*** ENTRIES SUPPLIED Section Begins ***

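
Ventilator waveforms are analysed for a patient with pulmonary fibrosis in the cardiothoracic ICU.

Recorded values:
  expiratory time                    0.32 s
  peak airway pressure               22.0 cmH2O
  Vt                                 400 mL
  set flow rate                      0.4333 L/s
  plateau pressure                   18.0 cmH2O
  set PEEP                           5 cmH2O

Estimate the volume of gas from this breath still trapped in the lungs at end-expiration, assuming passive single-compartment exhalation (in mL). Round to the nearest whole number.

130

R = (PIP − Pplat)/V̇ = (22.0 − 18.0) / 0.4333 = 4.0/0.4333 = 9.231 cmH2O·s/L.
C = Vt/(Pplat − PEEP) = 400.0 / (18.0 − 5) = 400.0/13.0 = 30.769 mL/cmH2O.
τ = R × C = 9.231 × 0.03077 L/cmH2O = 0.284 s.
Fraction remaining = e^(−Te/τ) = e^(−0.32/0.284) = 0.3241.
Trapped volume = 400.0 × 0.3241 = 129.64 mL.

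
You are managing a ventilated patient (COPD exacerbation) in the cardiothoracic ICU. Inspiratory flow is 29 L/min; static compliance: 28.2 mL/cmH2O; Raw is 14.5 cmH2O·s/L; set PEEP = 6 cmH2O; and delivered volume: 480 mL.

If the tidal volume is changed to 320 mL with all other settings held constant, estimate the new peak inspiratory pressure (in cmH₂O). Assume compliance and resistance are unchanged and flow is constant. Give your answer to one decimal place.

24.4

Flow: 29 L/min ÷ 60 = 0.4833 L/s.
PIP = Vt/C + R·V̇ + PEEP (constant-flow equation of motion).
Only the elastic term changes: ΔPIP = ΔVt / C = (320 − 480) / 28.2 = -5.674 cmH2O.
Original PIP = 480/28.2 + 14.5×0.4833 + 6 = 30.029 cmH2O; new PIP = 30.029 + (-5.674) = 24.355 cmH2O.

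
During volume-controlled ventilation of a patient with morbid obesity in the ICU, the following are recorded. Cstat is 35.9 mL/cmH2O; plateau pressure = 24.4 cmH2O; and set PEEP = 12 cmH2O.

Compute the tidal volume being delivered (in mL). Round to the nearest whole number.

Vt = Cstat × (Pplat − PEEP) = 35.9 × (24.4 − 12) = 35.9 × 12.4 = 445.16 mL.

445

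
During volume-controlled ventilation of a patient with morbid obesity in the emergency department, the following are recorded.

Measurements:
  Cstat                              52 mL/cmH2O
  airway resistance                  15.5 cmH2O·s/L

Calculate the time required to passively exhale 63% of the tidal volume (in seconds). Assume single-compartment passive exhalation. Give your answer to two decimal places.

τ = R × C = 15.5 × 52 mL/cmH2O = 15.5 × 0.052 L/cmH2O = 0.806 s.
Exhaled fraction f = 1 − e^(−t/τ) → t = −τ·ln(1 − f) = −0.806·ln(0.37) = 0.8014 s.

0.80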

*** ENTRIES SUPPLIED Section Ends ***

Only one thing belongs in the answer: the number of lines of the data that contain the string "obesity".

§ EXPECTED ANSWER: 2